[Dataset entries]
———
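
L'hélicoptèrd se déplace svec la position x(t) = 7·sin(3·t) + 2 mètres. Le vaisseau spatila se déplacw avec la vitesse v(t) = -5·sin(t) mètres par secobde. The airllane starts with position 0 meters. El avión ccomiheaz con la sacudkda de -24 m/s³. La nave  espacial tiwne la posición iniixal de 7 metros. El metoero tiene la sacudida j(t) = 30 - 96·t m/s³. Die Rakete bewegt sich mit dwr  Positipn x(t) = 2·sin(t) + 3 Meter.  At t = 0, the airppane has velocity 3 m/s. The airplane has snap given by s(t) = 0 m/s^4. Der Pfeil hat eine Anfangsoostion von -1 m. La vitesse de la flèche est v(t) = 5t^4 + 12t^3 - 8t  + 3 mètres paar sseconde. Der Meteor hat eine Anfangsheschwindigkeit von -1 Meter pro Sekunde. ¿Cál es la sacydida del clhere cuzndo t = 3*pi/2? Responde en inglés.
To solve this, we need to take 3 derivatives of our position equation x(t) = 2·sin(t) + 3. Differentiating position, we get velocity: v(t) = 2·cos(t). Taking d/dt of v(t), we find a(t) = -2·sin(t). Taking d/dt of a(t), we find j(t) = -2·cos(t). From the given jerk equation j(t) = -2·cos(t), we substitute t = 3*pi/2 to get j = 0.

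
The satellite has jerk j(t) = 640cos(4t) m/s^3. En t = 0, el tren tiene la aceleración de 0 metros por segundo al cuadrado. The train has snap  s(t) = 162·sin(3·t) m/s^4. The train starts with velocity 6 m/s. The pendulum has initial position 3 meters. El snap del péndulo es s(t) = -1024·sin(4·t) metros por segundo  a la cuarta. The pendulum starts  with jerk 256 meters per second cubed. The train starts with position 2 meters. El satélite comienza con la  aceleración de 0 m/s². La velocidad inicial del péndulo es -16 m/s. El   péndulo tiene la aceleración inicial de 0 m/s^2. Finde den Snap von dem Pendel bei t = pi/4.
Wir haben den Snap s(t) = -1024·sin(4·t). Durch Einsetzen von t = pi/4: s(pi/4) = 0.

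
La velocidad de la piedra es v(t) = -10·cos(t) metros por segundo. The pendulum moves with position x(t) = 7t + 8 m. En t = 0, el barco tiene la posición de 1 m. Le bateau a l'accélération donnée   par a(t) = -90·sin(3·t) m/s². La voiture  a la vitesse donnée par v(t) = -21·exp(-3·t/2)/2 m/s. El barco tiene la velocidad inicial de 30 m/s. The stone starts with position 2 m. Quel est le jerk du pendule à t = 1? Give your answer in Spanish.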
———
**About this task**: The full set of records above must be retyped exactly.

**Solution for this task**:
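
L'hélicoptèrd se déplace svec la position x(t) = 7·sin(3·t) + 2 mètres. Le vaisseau spatila se déplacw avec la vitesse v(t) = -5·sin(t) mètres par secobde. The airllane starts with position 0 meters. El avión ccomiheaz con la sacudkda de -24 m/s³. La nave  espacial tiwne la posición iniixal de 7 metros. El metoero tiene la sacudida j(t) = 30 - 96·t m/s³. Die Rakete bewegt sich mit dwr  Positipn x(t) = 2·sin(t) + 3 Meter.  At t = 0, the airppane has velocity 3 m/s. The airplane has snap given by s(t) = 0 m/s^4. Der Pfeil hat eine Anfangsoostion von -1 m. La vitesse de la flèche est v(t) = 5t^4 + 12t^3 - 8t  + 3 mètres paar sseconde. Der Meteor hat eine Anfangsheschwindigkeit von -1 Meter pro Sekunde. ¿Cál es la sacydida del clhere cuzndo t = 3*pi/2? Responde en inglés.
To solve this, we need to take 3 derivatives of our position equation x(t) = 2·sin(t) + 3. Differentiating position, we get velocity: v(t) = 2·cos(t). Taking d/dt of v(t), we find a(t) = -2·sin(t). Taking d/dt of a(t), we find j(t) = -2·cos(t). From the given jerk equation j(t) = -2·cos(t), we substitute t = 3*pi/2 to get j = 0.

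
The satellite has jerk j(t) = 640cos(4t) m/s^3. En t = 0, el tren tiene la aceleración de 0 metros por segundo al cuadrado. The train has snap  s(t) = 162·sin(3·t) m/s^4. The train starts with velocity 6 m/s. The pendulum has initial position 3 meters. El snap del péndulo es s(t) = -1024·sin(4·t) metros por segundo  a la cuarta. The pendulum starts  with jerk 256 meters per second cubed. The train starts with position 2 meters. El satélite comienza con la  aceleración de 0 m/s². La velocidad inicial del péndulo es -16 m/s. El   péndulo tiene la aceleración inicial de 0 m/s^2. Finde den Snap von dem Pendel bei t = pi/4.
Wir haben den Snap s(t) = -1024·sin(4·t). Durch Einsetzen von t = pi/4: s(pi/4) = 0.

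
La velocidad de la piedra es v(t) = -10·cos(t) metros por segundo. The pendulum moves with position x(t) = 7t + 8 m. En t = 0, el barco tiene la posición de 1 m. Le bateau a l'accélération donnée   par a(t) = -90·sin(3·t) m/s². La voiture  a la vitesse donnée par v(t) = -21·exp(-3·t/2)/2 m/s. El barco tiene la velocidad inicial de 30 m/s. The stone starts with position 2 m. Quel est le jerk du pendule à t = 1? Give your answer in Spanish.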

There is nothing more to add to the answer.